**Instructions for the task:**
Give back every entry below, unchanged.

**Data for the task:**

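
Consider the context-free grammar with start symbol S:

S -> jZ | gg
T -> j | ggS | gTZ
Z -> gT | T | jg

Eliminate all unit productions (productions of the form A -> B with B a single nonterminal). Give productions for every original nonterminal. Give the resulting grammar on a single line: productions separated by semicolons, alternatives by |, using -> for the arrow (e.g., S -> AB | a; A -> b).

S -> gg | jZ; T -> j | gTZ | ggS; Z -> j | gT | jg | gTZ | ggS

Unit productions: Z->T.
Unit pairs (A ⇒* B via units): (Z,T).
S: inherits non-unit rules of {S} → gg | jZ.
T: inherits non-unit rules of {T} → gTZ | ggS | j.
Z: inherits non-unit rules of {T, Z} → gT | gTZ | ggS | j | jg.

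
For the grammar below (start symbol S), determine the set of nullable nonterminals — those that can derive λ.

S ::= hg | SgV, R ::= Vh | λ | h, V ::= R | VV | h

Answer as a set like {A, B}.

{R, V}

Directly nullable (have an ε-rule): {R}.
V is nullable via V -> R (every symbol on the right is already known nullable).
Not nullable: S — each has a terminal in every rule's right-hand side or depends on a non-nullable symbol.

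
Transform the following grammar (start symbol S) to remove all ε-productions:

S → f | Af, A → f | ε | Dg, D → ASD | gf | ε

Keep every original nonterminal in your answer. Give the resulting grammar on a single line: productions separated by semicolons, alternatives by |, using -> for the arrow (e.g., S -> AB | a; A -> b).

S -> f | Af; A -> f | g | Dg; D -> S | AS | SD | gf | ASD

Nullable set: {A, D}.
S -> Af: A nullable, giving Af | f.
Drop A -> ε.
A -> Dg: D nullable, giving Dg | g.
Drop D -> ε.
D -> ASD: A, D nullable, giving AS | ASD | S | SD.
Unchanged (no nullable symbols): S -> f; A -> f; D -> gf.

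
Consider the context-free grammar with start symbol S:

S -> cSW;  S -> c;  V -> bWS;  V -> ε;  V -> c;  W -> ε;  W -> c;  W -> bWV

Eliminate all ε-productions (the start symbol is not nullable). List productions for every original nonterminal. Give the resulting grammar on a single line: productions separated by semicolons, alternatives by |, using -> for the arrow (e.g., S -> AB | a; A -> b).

S -> c | cS | cSW; V -> c | bS | bWS; W -> b | c | bV | bW | bWV

Nullable set: {V, W}.
S -> cSW: W nullable, giving cS | cSW.
Drop V -> ε.
V -> bWS: W nullable, giving bS | bWS.
Drop W -> ε.
W -> bWV: W, V nullable, giving b | bV | bW | bWV.
Unchanged (no nullable symbols): S -> c; V -> c; W -> c.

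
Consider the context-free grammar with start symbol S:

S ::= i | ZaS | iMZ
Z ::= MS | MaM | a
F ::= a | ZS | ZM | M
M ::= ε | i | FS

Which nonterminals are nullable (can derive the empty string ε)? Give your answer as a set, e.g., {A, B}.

{F, M}

Directly nullable (have an ε-rule): {M}.
F is nullable via F -> M (every symbol on the right is already known nullable).
Not nullable: S, Z — each has a terminal in every rule's right-hand side or depends on a non-nullable symbol.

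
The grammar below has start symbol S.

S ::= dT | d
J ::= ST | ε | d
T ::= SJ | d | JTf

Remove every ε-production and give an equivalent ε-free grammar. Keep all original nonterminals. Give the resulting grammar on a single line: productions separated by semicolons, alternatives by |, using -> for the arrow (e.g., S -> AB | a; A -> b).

S -> d | dT; J -> d | ST; T -> S | d | SJ | Tf | JTf

Nullable set: {J}.
Drop J -> ε.
T -> JTf: J nullable, giving JTf | Tf.
T -> SJ: J nullable, giving S | SJ.
Unchanged (no nullable symbols): S -> d; S -> dT; J -> ST; J -> d; T -> d.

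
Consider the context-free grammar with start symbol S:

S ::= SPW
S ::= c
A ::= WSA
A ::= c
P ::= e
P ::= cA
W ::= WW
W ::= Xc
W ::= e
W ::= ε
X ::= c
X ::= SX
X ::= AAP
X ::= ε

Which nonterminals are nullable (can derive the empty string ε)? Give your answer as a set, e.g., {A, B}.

{W, X}

Directly nullable (have an ε-rule): {W, X}.
Not nullable: A, P, S — each has a terminal in every rule's right-hand side or depends on a non-nullable symbol.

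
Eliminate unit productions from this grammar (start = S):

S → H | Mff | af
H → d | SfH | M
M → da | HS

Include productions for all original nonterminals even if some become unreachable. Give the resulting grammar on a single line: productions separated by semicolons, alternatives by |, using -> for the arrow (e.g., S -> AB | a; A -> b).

S -> d | HS | af | da | Mff | SfH; H -> d | HS | da | SfH; M -> HS | da

Unit productions: H->M, S->H.
Unit pairs (A ⇒* B via units): (H,M), (S,H), (S,M).
S: inherits non-unit rules of {H, M, S} → HS | Mff | SfH | af | d | da.
H: inherits non-unit rules of {H, M} → HS | SfH | d | da.
M: inherits non-unit rules of {M} → HS | da.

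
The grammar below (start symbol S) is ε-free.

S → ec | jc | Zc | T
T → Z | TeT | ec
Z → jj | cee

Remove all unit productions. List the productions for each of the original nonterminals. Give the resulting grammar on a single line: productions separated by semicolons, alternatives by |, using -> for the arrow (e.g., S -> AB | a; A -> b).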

**Solution to the problem:**
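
Consider the context-free grammar with start symbol S:

S -> jZ | gg
T -> j | ggS | gTZ
Z -> gT | T | jg

Eliminate all unit productions (productions of the form A -> B with B a single nonterminal). Give productions for every original nonterminal. Give the resulting grammar on a single line: productions separated by semicolons, alternatives by |, using -> for the arrow (e.g., S -> AB | a; A -> b).

S -> gg | jZ; T -> j | gTZ | ggS; Z -> j | gT | jg | gTZ | ggS

Unit productions: Z->T.
Unit pairs (A ⇒* B via units): (Z,T).
S: inherits non-unit rules of {S} → gg | jZ.
T: inherits non-unit rules of {T} → gTZ | ggS | j.
Z: inherits non-unit rules of {T, Z} → gT | gTZ | ggS | j | jg.

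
For the grammar below (start symbol S), determine the set of nullable nonterminals — those that can derive λ.

S ::= hg | SgV, R ::= Vh | λ | h, V ::= R | VV | h

Answer as a set like {A, B}.

{R, V}

Directly nullable (have an ε-rule): {R}.
V is nullable via V -> R (every symbol on the right is already known nullable).
Not nullable: S — each has a terminal in every rule's right-hand side or depends on a non-nullable symbol.

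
Transform the following grammar (start symbol S) to remove all ε-productions:

S → f | Af, A → f | ε | Dg, D → ASD | gf | ε

Keep every original nonterminal in your answer. Give the resulting grammar on a single line: productions separated by semicolons, alternatives by |, using -> for the arrow (e.g., S -> AB | a; A -> b).

S -> f | Af; A -> f | g | Dg; D -> S | AS | SD | gf | ASD

Nullable set: {A, D}.
S -> Af: A nullable, giving Af | f.
Drop A -> ε.
A -> Dg: D nullable, giving Dg | g.
Drop D -> ε.
D -> ASD: A, D nullable, giving AS | ASD | S | SD.
Unchanged (no nullable symbols): S -> f; A -> f; D -> gf.

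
Consider the context-free grammar with start symbol S:

S -> cSW;  S -> c;  V -> bWS;  V -> ε;  V -> c;  W -> ε;  W -> c;  W -> bWV

Eliminate all ε-productions (the start symbol is not nullable). List productions for every original nonterminal. Give the resulting grammar on a single line: productions separated by semicolons, alternatives by |, using -> for the arrow (e.g., S -> AB | a; A -> b).

S -> c | cS | cSW; V -> c | bS | bWS; W -> b | c | bV | bW | bWV

Nullable set: {V, W}.
S -> cSW: W nullable, giving cS | cSW.
Drop V -> ε.
V -> bWS: W nullable, giving bS | bWS.
Drop W -> ε.
W -> bWV: W, V nullable, giving b | bV | bW | bWV.
Unchanged (no nullable symbols): S -> c; V -> c; W -> c.

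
Consider the context-free grammar with start symbol S:

S ::= i | ZaS | iMZ
Z ::= MS | MaM | a
F ::= a | ZS | ZM | M
M ::= ε | i | FS

Which nonterminals are nullable (can derive the empty string ε)? Give your answer as a set, e.g., {A, B}.

{F, M}

Directly nullable (have an ε-rule): {M}.
F is nullable via F -> M (every symbol on the right is already known nullable).
Not nullable: S, Z — each has a terminal in every rule's right-hand side or depends on a non-nullable symbol.

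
The grammar below has start symbol S.

S ::= dT | d
J ::= ST | ε | d
T ::= SJ | d | JTf

Remove every ε-production and give an equivalent ε-free grammar. Keep all original nonterminals. Give the resulting grammar on a single line: productions separated by semicolons, alternatives by |, using -> for the arrow (e.g., S -> AB | a; A -> b).

S -> d | dT; J -> d | ST; T -> S | d | SJ | Tf | JTf

Nullable set: {J}.
Drop J -> ε.
T -> JTf: J nullable, giving JTf | Tf.
T -> SJ: J nullable, giving S | SJ.
Unchanged (no nullable symbols): S -> d; S -> dT; J -> ST; J -> d; T -> d.

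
Consider the context-free grammar with start symbol S:

S ::= SPW
S ::= c
A ::= WSA
A ::= c
P ::= e
P ::= cA
W ::= WW
W ::= Xc
W ::= e
W ::= ε
X ::= c
X ::= SX
X ::= AAP
X ::= ε

Which nonterminals are nullable (can derive the empty string ε)? Give your answer as a set, e.g., {A, B}.

{W, X}

Directly nullable (have an ε-rule): {W, X}.
Not nullable: A, P, S — each has a terminal in every rule's right-hand side or depends on a non-nullable symbol.

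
Eliminate unit productions from this grammar (start = S):

S → H | Mff | af
H → d | SfH | M
M → da | HS

Include productions for all original nonterminals even if some become unreachable. Give the resulting grammar on a single line: productions separated by semicolons, alternatives by |, using -> for the arrow (e.g., S -> AB | a; A -> b).

S -> d | HS | af | da | Mff | SfH; H -> d | HS | da | SfH; M -> HS | da

Unit productions: H->M, S->H.
Unit pairs (A ⇒* B via units): (H,M), (S,H), (S,M).
S: inherits non-unit rules of {H, M, S} → HS | Mff | SfH | af | d | da.
H: inherits non-unit rules of {H, M} → HS | SfH | d | da.
M: inherits non-unit rules of {M} → HS | da.

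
The grammar below (start symbol S) is ε-free.

S → ec | jc | Zc | T
T → Z | TeT | ec
Z → jj | cee

Remove all unit productions. List the productions for each of the original nonterminals. Give the resulting grammar on a single line: productions separated by semicolons, alternatives by |, using -> for the arrow (e.g., S -> AB | a; A -> b).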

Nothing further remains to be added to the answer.